--- WHAT THE TASK REQUIRES ---
Please write out, exactly as given, the line that contains "A mitten pattern" and all lines that follow it through the end of the listing, and nothing else.

--- RAW DATA ---
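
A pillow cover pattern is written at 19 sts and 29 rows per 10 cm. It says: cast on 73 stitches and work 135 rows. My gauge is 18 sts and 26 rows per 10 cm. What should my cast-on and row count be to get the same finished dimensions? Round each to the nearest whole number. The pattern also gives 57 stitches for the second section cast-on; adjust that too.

Stitches: 73 × 18/19 = 69.16 → 69.
Rows: 135 × 26/29 = 121.03 → 121.
second section cast-on: 57 × 18/19 = 54.00 → 54.

Cast on 69 stitches; work 121 rows; second section cast-on 54 stitches.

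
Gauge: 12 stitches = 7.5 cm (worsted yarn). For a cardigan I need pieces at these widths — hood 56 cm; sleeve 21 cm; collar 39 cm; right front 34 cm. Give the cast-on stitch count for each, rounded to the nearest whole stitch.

Rate = 12/7.5 = 1.6 sts per cm.
hood: 56 × 1.6 = 89.60 → 90.
sleeve: 21 × 1.6 = 33.60 → 34.
collar: 39 × 1.6 = 62.40 → 62.
right front: 34 × 1.6 = 54.40 → 54.

hood 90; sleeve 34; collar 62; right front 54.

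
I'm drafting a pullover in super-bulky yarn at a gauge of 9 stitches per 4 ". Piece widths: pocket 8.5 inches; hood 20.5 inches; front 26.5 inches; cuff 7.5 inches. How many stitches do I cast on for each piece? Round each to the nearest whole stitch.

Rate = 9/4 = 2.25 sts per in.
pocket: 8.5 × 2.25 = 19.12 → 19.
hood: 20.5 × 2.25 = 46.12 → 46.
front: 26.5 × 2.25 = 59.62 → 60.
cuff: 7.5 × 2.25 = 16.88 → 17.

pocket 19; hood 46; front 60; cuff 17.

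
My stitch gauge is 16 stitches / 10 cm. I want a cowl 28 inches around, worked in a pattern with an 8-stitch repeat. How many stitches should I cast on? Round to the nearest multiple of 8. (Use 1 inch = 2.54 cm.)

28 in = 28 × 2.54 = 71.12 cm.
16 / 10 = 1.6 sts/cm.
71.12 × 1.6 = 113.79 sts.
→ 112.

CO 112 sts.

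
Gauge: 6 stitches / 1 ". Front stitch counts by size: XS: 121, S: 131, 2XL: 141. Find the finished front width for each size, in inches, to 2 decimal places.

6/1 = 6 sts per in.
XS: 121 / 6 = 20.167 → 20.17 in.
S: 131 / 6 = 21.833 → 21.83 in.
2XL: 141 / 6 = 23.500 → 23.50 in.

XS 20.17 inches; S 21.83 inches; 2XL 23.50 inches.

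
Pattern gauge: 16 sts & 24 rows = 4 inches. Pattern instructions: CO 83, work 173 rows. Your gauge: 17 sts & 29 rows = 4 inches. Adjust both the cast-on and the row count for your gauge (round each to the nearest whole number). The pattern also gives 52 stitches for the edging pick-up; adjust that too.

Stitches: 83 × 17/16 = 88.19 → 88.
Rows: 173 × 29/24 = 209.04 → 209.
edging pick-up: 52 × 17/16 = 55.25 → 55.

Cast on 88 stitches; work 209 rows; edging pick-up 55 stitches.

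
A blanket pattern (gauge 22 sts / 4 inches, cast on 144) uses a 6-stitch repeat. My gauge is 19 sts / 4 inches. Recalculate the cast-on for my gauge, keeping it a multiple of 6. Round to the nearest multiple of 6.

CO 126 sts.

144 × 19 / 22 = 124.36.
Nearest multiple of 6: 126.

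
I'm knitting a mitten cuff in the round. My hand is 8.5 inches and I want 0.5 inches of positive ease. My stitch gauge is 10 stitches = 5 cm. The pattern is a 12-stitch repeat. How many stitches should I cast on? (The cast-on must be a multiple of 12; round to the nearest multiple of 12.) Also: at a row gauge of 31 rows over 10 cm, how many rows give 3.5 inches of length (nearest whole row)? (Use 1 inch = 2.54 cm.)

Finished = 8.5 + 0.5 = 9 inches.
9 inches × 2.54 = 22.86 cm.
10/5 = 2 sts per cm; 22.86 × 2 = 45.72 sts.
Nearest multiple of 12 → 48.
3.5 inches = 8.89 cm; × 3.1 = 27.56 → 28 rows.

Cast on 48 stitches; work 28 rows.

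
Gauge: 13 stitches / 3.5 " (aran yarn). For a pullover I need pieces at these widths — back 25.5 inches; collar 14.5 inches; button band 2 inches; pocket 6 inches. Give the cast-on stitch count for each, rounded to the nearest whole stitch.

back 95; collar 54; button band 7; pocket 22.

Rate = 13/3.5 = 3.714 sts per in.
back: 25.5 × 3.714 = 94.71 → 95.
collar: 14.5 × 3.714 = 53.86 → 54.
button band: 2 × 3.714 = 7.43 → 7.
pocket: 6 × 3.714 = 22.29 → 22.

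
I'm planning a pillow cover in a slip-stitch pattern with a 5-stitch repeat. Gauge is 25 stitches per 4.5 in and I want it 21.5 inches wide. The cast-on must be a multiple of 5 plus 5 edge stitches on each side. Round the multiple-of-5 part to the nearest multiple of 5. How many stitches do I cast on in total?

120 stitches.

25 / 4.5 = 5.556 sts per inch.
21.5 × 5.556 = 119.44 sts.
Less 10 edge sts → 109.44 for the repeat.
Nearest multiple of 5: 110.
Add back 10 edge sts → 120.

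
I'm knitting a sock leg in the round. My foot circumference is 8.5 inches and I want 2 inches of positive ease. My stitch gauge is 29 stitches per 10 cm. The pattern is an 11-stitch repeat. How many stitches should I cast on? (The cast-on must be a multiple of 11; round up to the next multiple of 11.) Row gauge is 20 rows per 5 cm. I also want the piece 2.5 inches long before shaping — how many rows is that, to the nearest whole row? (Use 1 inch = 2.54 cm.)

Cast on 88 stitches; work 25 rows.

Finished = 8.5 + 2 = 10.5 inches.
10.5 inches × 2.54 = 26.67 cm.
29/10 = 2.9 sts per cm; 26.67 × 2.9 = 77.34 sts.
Next multiple of 11 → 88.
2.5 inches = 6.35 cm; × 4 = 25.40 → 25 rows.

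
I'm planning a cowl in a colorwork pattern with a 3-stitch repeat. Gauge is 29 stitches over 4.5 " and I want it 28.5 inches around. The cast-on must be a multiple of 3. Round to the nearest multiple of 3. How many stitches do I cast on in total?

Cast on 183 stitches.

29 / 4.5 = 6.444 sts per inch.
28.5 × 6.444 = 183.67 sts.
Nearest multiple of 3: 183.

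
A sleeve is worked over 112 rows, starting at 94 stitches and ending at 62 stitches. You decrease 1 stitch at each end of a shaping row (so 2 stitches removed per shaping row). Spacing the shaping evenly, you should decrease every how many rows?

Decrease every 7th row.

Stitches to remove: |62 − 94| = 32.
Shaping rows needed: 32 / 2 = 16.
112 rows / 16 = every 7 rows.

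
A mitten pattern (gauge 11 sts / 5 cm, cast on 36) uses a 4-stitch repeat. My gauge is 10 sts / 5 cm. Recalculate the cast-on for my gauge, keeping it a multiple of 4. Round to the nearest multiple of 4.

CO 32 sts.

36 × 10 / 11 = 32.73.
Nearest multiple of 4: 32.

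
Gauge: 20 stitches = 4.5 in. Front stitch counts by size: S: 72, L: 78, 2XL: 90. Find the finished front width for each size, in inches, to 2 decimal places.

20/4.5 = 4.444 sts per in.
S: 72 / 4.444 = 16.200 → 16.20 in.
L: 78 / 4.444 = 17.550 → 17.55 in.
2XL: 90 / 4.444 = 20.250 → 20.25 in.

S 16.20 inches; L 17.55 inches; 2XL 20.25 inches.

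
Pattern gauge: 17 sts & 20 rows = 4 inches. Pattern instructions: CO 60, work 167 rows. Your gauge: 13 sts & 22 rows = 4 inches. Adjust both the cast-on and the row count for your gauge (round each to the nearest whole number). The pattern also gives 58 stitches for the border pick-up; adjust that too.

Stitches: 60 × 13/17 = 45.88 → 46.
Rows: 167 × 22/20 = 183.70 → 184.
border pick-up: 58 × 13/17 = 44.35 → 44.

Cast on 46 stitches; work 184 rows; border pick-up 44 stitches.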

--- RESPONSE ---
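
A mitten pattern (gauge 11 sts / 5 cm, cast on 36) uses a 4-stitch repeat. My gauge is 10 sts / 5 cm. Recalculate the cast-on for my gauge, keeping it a multiple of 4. Round to the nearest multiple of 4.

CO 32 sts.

36 × 10 / 11 = 32.73.
Nearest multiple of 4: 32.

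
Gauge: 20 stitches = 4.5 in. Front stitch counts by size: S: 72, L: 78, 2XL: 90. Find the finished front width for each size, in inches, to 2 decimal places.

20/4.5 = 4.444 sts per in.
S: 72 / 4.444 = 16.200 → 16.20 in.
L: 78 / 4.444 = 17.550 → 17.55 in.
2XL: 90 / 4.444 = 20.250 → 20.25 in.

S 16.20 inches; L 17.55 inches; 2XL 20.25 inches.

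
Pattern gauge: 17 sts & 20 rows = 4 inches. Pattern instructions: CO 60, work 167 rows. Your gauge: 13 sts & 22 rows = 4 inches. Adjust both the cast-on and the row count for your gauge (round each to the nearest whole number). The pattern also gives 58 stitches for the border pick-up; adjust that too.

Stitches: 60 × 13/17 = 45.88 → 46.
Rows: 167 × 22/20 = 183.70 → 184.
border pick-up: 58 × 13/17 = 44.35 → 44.

Cast on 46 stitches; work 184 rows; border pick-up 44 stitches.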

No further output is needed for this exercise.